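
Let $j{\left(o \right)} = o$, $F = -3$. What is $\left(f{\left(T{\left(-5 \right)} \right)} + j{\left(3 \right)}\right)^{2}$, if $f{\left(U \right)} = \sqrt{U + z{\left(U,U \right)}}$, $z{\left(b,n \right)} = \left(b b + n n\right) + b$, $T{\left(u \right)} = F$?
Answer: $21 + 12 \sqrt{3} \approx 41.785$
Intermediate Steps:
$T{\left(u \right)} = -3$
$z{\left(b,n \right)} = b + b^{2} + n^{2}$ ($z{\left(b,n \right)} = \left(b^{2} + n^{2}\right) + b = b + b^{2} + n^{2}$)
$f{\left(U \right)} = \sqrt{2 U + 2 U^{2}}$ ($f{\left(U \right)} = \sqrt{U + \left(U + U^{2} + U^{2}\right)} = \sqrt{U + \left(U + 2 U^{2}\right)} = \sqrt{2 U + 2 U^{2}}$)
$\left(f{\left(T{\left(-5 \right)} \right)} + j{\left(3 \right)}\right)^{2} = \left(\sqrt{2} \sqrt{- 3 \left(1 - 3\right)} + 3\right)^{2} = \left(\sqrt{2} \sqrt{\left(-3\right) \left(-2\right)} + 3\right)^{2} = \left(\sqrt{2} \sqrt{6} + 3\right)^{2} = \left(2 \sqrt{3} + 3\right)^{2} = \left(3 + 2 \sqrt{3}\right)^{2}$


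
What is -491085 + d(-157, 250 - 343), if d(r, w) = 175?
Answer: -490910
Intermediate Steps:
-491085 + d(-157, 250 - 343) = -491085 + 175 = -490910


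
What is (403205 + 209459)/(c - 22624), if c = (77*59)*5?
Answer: 47128/7 ≈ 6732.6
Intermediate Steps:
c = 22715 (c = 4543*5 = 22715)
(403205 + 209459)/(c - 22624) = (403205 + 209459)/(22715 - 22624) = 612664/91 = 612664*(1/91) = 47128/7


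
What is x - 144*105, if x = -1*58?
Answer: -15178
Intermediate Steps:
x = -58
x - 144*105 = -58 - 144*105 = -58 - 15120 = -15178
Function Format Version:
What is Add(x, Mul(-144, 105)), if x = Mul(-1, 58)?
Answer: -15178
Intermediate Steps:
x = -58
Add(x, Mul(-144, 105)) = Add(-58, Mul(-144, 105)) = Add(-58, -15120) = -15178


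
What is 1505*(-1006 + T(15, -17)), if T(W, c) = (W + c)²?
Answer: -1508010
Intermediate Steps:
1505*(-1006 + T(15, -17)) = 1505*(-1006 + (15 - 17)²) = 1505*(-1006 + (-2)²) = 1505*(-1006 + 4) = 1505*(-1002) = -1508010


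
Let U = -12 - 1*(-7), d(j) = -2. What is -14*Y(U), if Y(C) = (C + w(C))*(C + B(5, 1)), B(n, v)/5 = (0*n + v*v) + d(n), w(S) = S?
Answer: -1400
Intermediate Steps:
B(n, v) = -10 + 5*v² (B(n, v) = 5*((0*n + v*v) - 2) = 5*((0 + v²) - 2) = 5*(v² - 2) = 5*(-2 + v²) = -10 + 5*v²)
U = -5 (U = -12 + 7 = -5)
Y(C) = 2*C*(-5 + C) (Y(C) = (C + C)*(C + (-10 + 5*1²)) = (2*C)*(C + (-10 + 5*1)) = (2*C)*(C + (-10 + 5)) = (2*C)*(C - 5) = (2*C)*(-5 + C) = 2*C*(-5 + C))
-14*Y(U) = -28*(-5)*(-5 - 5) = -28*(-5)*(-10) = -14*100 = -1400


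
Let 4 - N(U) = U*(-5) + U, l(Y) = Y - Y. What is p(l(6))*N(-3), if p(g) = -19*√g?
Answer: 0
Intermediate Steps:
l(Y) = 0
N(U) = 4 + 4*U (N(U) = 4 - (U*(-5) + U) = 4 - (-5*U + U) = 4 - (-4)*U = 4 + 4*U)
p(l(6))*N(-3) = (-19*√0)*(4 + 4*(-3)) = (-19*0)*(4 - 12) = 0*(-8) = 0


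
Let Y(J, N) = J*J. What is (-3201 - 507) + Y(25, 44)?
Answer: -3083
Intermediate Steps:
Y(J, N) = J²
(-3201 - 507) + Y(25, 44) = (-3201 - 507) + 25² = -3708 + 625 = -3083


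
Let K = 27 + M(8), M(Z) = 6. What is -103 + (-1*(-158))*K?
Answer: 5111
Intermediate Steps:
K = 33 (K = 27 + 6 = 33)
-103 + (-1*(-158))*K = -103 - 1*(-158)*33 = -103 + 158*33 = -103 + 5214 = 5111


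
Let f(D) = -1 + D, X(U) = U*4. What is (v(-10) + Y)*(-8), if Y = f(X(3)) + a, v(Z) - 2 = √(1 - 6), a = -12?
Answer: -8 - 8*I*√5 ≈ -8.0 - 17.889*I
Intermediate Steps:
X(U) = 4*U
v(Z) = 2 + I*√5 (v(Z) = 2 + √(1 - 6) = 2 + √(-5) = 2 + I*√5)
Y = -1 (Y = (-1 + 4*3) - 12 = (-1 + 12) - 12 = 11 - 12 = -1)
(v(-10) + Y)*(-8) = ((2 + I*√5) - 1)*(-8) = (1 + I*√5)*(-8) = -8 - 8*I*√5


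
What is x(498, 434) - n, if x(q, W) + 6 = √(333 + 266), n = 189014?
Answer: -189020 + √599 ≈ -1.8900e+5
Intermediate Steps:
x(q, W) = -6 + √599 (x(q, W) = -6 + √(333 + 266) = -6 + √599)
x(498, 434) - n = (-6 + √599) - 1*189014 = (-6 + √599) - 189014 = -189020 + √599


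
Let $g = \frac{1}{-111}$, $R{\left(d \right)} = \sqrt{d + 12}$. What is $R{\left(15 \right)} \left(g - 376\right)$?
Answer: $- \frac{41737 \sqrt{3}}{37} \approx -1953.8$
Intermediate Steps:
$R{\left(d \right)} = \sqrt{12 + d}$
$g = - \frac{1}{111} \approx -0.009009$
$R{\left(15 \right)} \left(g - 376\right) = \sqrt{12 + 15} \left(- \frac{1}{111} - 376\right) = \sqrt{27} \left(- \frac{41737}{111}\right) = 3 \sqrt{3} \left(- \frac{41737}{111}\right) = - \frac{41737 \sqrt{3}}{37}$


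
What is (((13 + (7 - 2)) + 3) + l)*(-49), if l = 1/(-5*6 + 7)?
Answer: -23618/23 ≈ -1026.9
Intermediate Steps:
l = -1/23 (l = 1/(-30 + 7) = 1/(-23) = -1/23 ≈ -0.043478)
(((13 + (7 - 2)) + 3) + l)*(-49) = (((13 + (7 - 2)) + 3) - 1/23)*(-49) = (((13 + 5) + 3) - 1/23)*(-49) = ((18 + 3) - 1/23)*(-49) = (21 - 1/23)*(-49) = (482/23)*(-49) = -23618/23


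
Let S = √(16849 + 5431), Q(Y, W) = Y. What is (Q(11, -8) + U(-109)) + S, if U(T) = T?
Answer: -98 + 2*√5570 ≈ 51.265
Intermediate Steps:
S = 2*√5570 (S = √22280 = 2*√5570 ≈ 149.26)
(Q(11, -8) + U(-109)) + S = (11 - 109) + 2*√5570 = -98 + 2*√5570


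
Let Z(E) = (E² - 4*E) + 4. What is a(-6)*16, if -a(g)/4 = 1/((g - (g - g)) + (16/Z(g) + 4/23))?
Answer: 5888/513 ≈ 11.478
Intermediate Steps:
Z(E) = 4 + E² - 4*E
a(g) = -4/(4/23 + g + 16/(4 + g² - 4*g)) (a(g) = -4/((g - (g - g)) + (16/(4 + g² - 4*g) + 4/23)) = -4/((g - 1*0) + (16/(4 + g² - 4*g) + 4*(1/23))) = -4/((g + 0) + (16/(4 + g² - 4*g) + 4/23)) = -4/(g + (4/23 + 16/(4 + g² - 4*g))) = -4/(4/23 + g + 16/(4 + g² - 4*g)))
a(-6)*16 = (92*(-4 - 1*(-6)² + 4*(-6))/(384 - 88*(-6)² + 23*(-6)³ + 76*(-6)))*16 = (92*(-4 - 1*36 - 24)/(384 - 88*36 + 23*(-216) - 456))*16 = (92*(-4 - 36 - 24)/(384 - 3168 - 4968 - 456))*16 = (92*(-64)/(-8208))*16 = (92*(-1/8208)*(-64))*16 = (368/513)*16 = 5888/513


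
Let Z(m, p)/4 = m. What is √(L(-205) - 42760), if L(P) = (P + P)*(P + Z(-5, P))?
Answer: 7*√1010 ≈ 222.46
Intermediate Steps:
Z(m, p) = 4*m
L(P) = 2*P*(-20 + P) (L(P) = (P + P)*(P + 4*(-5)) = (2*P)*(P - 20) = (2*P)*(-20 + P) = 2*P*(-20 + P))
√(L(-205) - 42760) = √(2*(-205)*(-20 - 205) - 42760) = √(2*(-205)*(-225) - 42760) = √(92250 - 42760) = √49490 = 7*√1010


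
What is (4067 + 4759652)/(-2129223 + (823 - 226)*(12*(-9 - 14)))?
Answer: -4763719/2293995 ≈ -2.0766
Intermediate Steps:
(4067 + 4759652)/(-2129223 + (823 - 226)*(12*(-9 - 14))) = 4763719/(-2129223 + 597*(12*(-23))) = 4763719/(-2129223 + 597*(-276)) = 4763719/(-2129223 - 164772) = 4763719/(-2293995) = 4763719*(-1/2293995) = -4763719/2293995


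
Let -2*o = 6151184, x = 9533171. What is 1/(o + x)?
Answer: 1/6457579 ≈ 1.5486e-7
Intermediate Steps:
o = -3075592 (o = -½*6151184 = -3075592)
1/(o + x) = 1/(-3075592 + 9533171) = 1/6457579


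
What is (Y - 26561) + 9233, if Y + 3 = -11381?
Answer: -28712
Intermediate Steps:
Y = -11384 (Y = -3 - 11381 = -11384)
(Y - 26561) + 9233 = (-11384 - 26561) + 9233 = -37945 + 9233 = -28712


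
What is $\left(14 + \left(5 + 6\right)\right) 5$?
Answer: $125$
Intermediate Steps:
$\left(14 + \left(5 + 6\right)\right) 5 = \left(14 + 11\right) 5 = 25 \cdot 5 = 125$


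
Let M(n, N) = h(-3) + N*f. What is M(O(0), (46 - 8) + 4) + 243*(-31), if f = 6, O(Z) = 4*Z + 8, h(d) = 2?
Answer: -7279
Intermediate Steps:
O(Z) = 8 + 4*Z
M(n, N) = 2 + 6*N (M(n, N) = 2 + N*6 = 2 + 6*N)
M(O(0), (46 - 8) + 4) + 243*(-31) = (2 + 6*((46 - 8) + 4)) + 243*(-31) = (2 + 6*(38 + 4)) - 7533 = (2 + 6*42) - 7533 = (2 + 252) - 7533 = 254 - 7533 = -7279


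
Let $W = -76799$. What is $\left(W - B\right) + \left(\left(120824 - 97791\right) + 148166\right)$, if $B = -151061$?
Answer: $245461$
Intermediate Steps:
$\left(W - B\right) + \left(\left(120824 - 97791\right) + 148166\right) = \left(-76799 - -151061\right) + \left(\left(120824 - 97791\right) + 148166\right) = \left(-76799 + 151061\right) + \left(23033 + 148166\right) = 74262 + 171199 = 245461$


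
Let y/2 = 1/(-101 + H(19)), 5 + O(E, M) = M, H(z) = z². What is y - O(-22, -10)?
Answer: 1951/130 ≈ 15.008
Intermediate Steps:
O(E, M) = -5 + M
y = 1/130 (y = 2/(-101 + 19²) = 2/(-101 + 361) = 2/260 = 2*(1/260) = 1/130 ≈ 0.0076923)
y - O(-22, -10) = 1/130 - (-5 - 10) = 1/130 - 1*(-15) = 1/130 + 15 = 1951/130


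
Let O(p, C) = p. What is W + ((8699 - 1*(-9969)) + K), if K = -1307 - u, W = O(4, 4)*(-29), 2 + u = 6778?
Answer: 10469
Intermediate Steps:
u = 6776 (u = -2 + 6778 = 6776)
W = -116 (W = 4*(-29) = -116)
K = -8083 (K = -1307 - 1*6776 = -1307 - 6776 = -8083)
W + ((8699 - 1*(-9969)) + K) = -116 + ((8699 - 1*(-9969)) - 8083) = -116 + ((8699 + 9969) - 8083) = -116 + (18668 - 8083) = -116 + 10585 = 10469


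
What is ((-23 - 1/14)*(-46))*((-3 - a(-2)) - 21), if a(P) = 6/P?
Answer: -22287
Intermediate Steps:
((-23 - 1/14)*(-46))*((-3 - a(-2)) - 21) = ((-23 - 1/14)*(-46))*((-3 - 6/(-2)) - 21) = ((-23 - 1*1/14)*(-46))*((-3 - 6*(-1)/2) - 21) = ((-23 - 1/14)*(-46))*((-3 - 1*(-3)) - 21) = (-323/14*(-46))*((-3 + 3) - 21) = 7429*(0 - 21)/7 = (7429/7)*(-21) = -22287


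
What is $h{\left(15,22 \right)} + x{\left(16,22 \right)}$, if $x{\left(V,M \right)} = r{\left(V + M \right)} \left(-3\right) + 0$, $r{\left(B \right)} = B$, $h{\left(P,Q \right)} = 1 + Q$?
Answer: $-91$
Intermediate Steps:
$x{\left(V,M \right)} = - 3 M - 3 V$ ($x{\left(V,M \right)} = \left(V + M\right) \left(-3\right) + 0 = \left(M + V\right) \left(-3\right) + 0 = \left(- 3 M - 3 V\right) + 0 = - 3 M - 3 V$)
$h{\left(15,22 \right)} + x{\left(16,22 \right)} = \left(1 + 22\right) - 114 = 23 - 114 = -91$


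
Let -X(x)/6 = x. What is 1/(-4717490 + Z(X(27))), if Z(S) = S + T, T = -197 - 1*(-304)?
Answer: -1/4717545 ≈ -2.1197e-7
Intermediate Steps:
T = 107 (T = -197 + 304 = 107)
X(x) = -6*x
Z(S) = 107 + S (Z(S) = S + 107 = 107 + S)
1/(-4717490 + Z(X(27))) = 1/(-4717490 + (107 - 6*27)) = 1/(-4717490 + (107 - 162)) = 1/(-4717490 - 55) = 1/(-4717545) = -1/4717545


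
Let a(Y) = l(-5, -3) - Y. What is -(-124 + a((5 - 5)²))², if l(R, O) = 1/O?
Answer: -139129/9 ≈ -15459.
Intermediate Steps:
a(Y) = -⅓ - Y (a(Y) = 1/(-3) - Y = -⅓ - Y)
-(-124 + a((5 - 5)²))² = -(-124 + (-⅓ - (5 - 5)²))² = -(-124 + (-⅓ - 1*0²))² = -(-124 + (-⅓ - 1*0))² = -(-124 + (-⅓ + 0))² = -(-124 - ⅓)² = -(-373/3)² = -1*139129/9 = -139129/9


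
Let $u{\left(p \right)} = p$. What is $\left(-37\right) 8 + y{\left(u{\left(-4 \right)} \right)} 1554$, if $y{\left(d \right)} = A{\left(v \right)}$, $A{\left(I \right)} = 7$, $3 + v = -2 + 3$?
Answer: $10582$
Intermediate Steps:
$v = -2$ ($v = -3 + \left(-2 + 3\right) = -3 + 1 = -2$)
$y{\left(d \right)} = 7$
$\left(-37\right) 8 + y{\left(u{\left(-4 \right)} \right)} 1554 = \left(-37\right) 8 + 7 \cdot 1554 = -296 + 10878 = 10582$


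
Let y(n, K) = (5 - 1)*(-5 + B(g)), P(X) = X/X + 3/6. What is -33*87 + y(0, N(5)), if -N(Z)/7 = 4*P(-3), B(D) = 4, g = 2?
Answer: -2875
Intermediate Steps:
P(X) = 3/2 (P(X) = 1 + 3*(⅙) = 1 + ½ = 3/2)
N(Z) = -42 (N(Z) = -28*3/2 = -7*6 = -42)
y(n, K) = -4 (y(n, K) = (5 - 1)*(-5 + 4) = 4*(-1) = -4)
-33*87 + y(0, N(5)) = -33*87 - 4 = -2871 - 4 = -2875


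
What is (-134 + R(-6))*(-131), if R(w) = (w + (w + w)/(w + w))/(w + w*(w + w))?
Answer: 1159219/66 ≈ 17564.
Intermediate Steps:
R(w) = (1 + w)/(w + 2*w²) (R(w) = (w + (2*w)/((2*w)))/(w + w*(2*w)) = (w + (2*w)*(1/(2*w)))/(w + 2*w²) = (w + 1)/(w + 2*w²) = (1 + w)/(w + 2*w²))
(-134 + R(-6))*(-131) = (-134 + (1 - 6)/((-6)*(1 + 2*(-6))))*(-131) = (-134 - ⅙*(-5)/(1 - 12))*(-131) = (-134 - ⅙*(-5)/(-11))*(-131) = (-134 - ⅙*(-1/11)*(-5))*(-131) = (-134 - 5/66)*(-131) = -8849/66*(-131) = 1159219/66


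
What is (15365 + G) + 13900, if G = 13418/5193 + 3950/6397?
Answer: 972278555861/33219621 ≈ 29268.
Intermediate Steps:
G = 106347296/33219621 (G = 13418*(1/5193) + 3950*(1/6397) = 13418/5193 + 3950/6397 = 106347296/33219621 ≈ 3.2013)
(15365 + G) + 13900 = (15365 + 106347296/33219621) + 13900 = 510525823961/33219621 + 13900 = 972278555861/33219621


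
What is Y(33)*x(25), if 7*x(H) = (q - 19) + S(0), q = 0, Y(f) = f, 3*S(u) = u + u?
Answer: -627/7 ≈ -89.571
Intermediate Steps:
S(u) = 2*u/3 (S(u) = (u + u)/3 = (2*u)/3 = 2*u/3)
x(H) = -19/7 (x(H) = ((0 - 19) + (⅔)*0)/7 = (-19 + 0)/7 = (⅐)*(-19) = -19/7)
Y(33)*x(25) = 33*(-19/7) = -627/7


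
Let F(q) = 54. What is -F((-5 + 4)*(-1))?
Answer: -54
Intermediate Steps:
-F((-5 + 4)*(-1)) = -1*54 = -54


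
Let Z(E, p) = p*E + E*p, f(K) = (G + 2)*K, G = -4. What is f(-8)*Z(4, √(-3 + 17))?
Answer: 128*√14 ≈ 478.93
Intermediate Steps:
f(K) = -2*K (f(K) = (-4 + 2)*K = -2*K)
Z(E, p) = 2*E*p (Z(E, p) = E*p + E*p = 2*E*p)
f(-8)*Z(4, √(-3 + 17)) = (-2*(-8))*(2*4*√(-3 + 17)) = 16*(2*4*√14) = 16*(8*√14) = 128*√14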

---+---

**Work to complete:** What you give back must be the stretch above, starting at the line with "Answer: -7279" and ending at the line with "Answer: 1951/130 ≈ 15.008", copied exactly.

**Answer to the problem:**
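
Answer: -7279
Intermediate Steps:
O(Z) = 8 + 4*Z
M(n, N) = 2 + 6*N (M(n, N) = 2 + N*6 = 2 + 6*N)
M(O(0), (46 - 8) + 4) + 243*(-31) = (2 + 6*((46 - 8) + 4)) + 243*(-31) = (2 + 6*(38 + 4)) - 7533 = (2 + 6*42) - 7533 = (2 + 252) - 7533 = 254 - 7533 = -7279


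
Let $W = -76799$. What is $\left(W - B\right) + \left(\left(120824 - 97791\right) + 148166\right)$, if $B = -151061$?
Answer: $245461$
Intermediate Steps:
$\left(W - B\right) + \left(\left(120824 - 97791\right) + 148166\right) = \left(-76799 - -151061\right) + \left(\left(120824 - 97791\right) + 148166\right) = \left(-76799 + 151061\right) + \left(23033 + 148166\right) = 74262 + 171199 = 245461$


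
Let y/2 = 1/(-101 + H(19)), 5 + O(E, M) = M, H(z) = z². What is y - O(-22, -10)?
Answer: 1951/130 ≈ 15.008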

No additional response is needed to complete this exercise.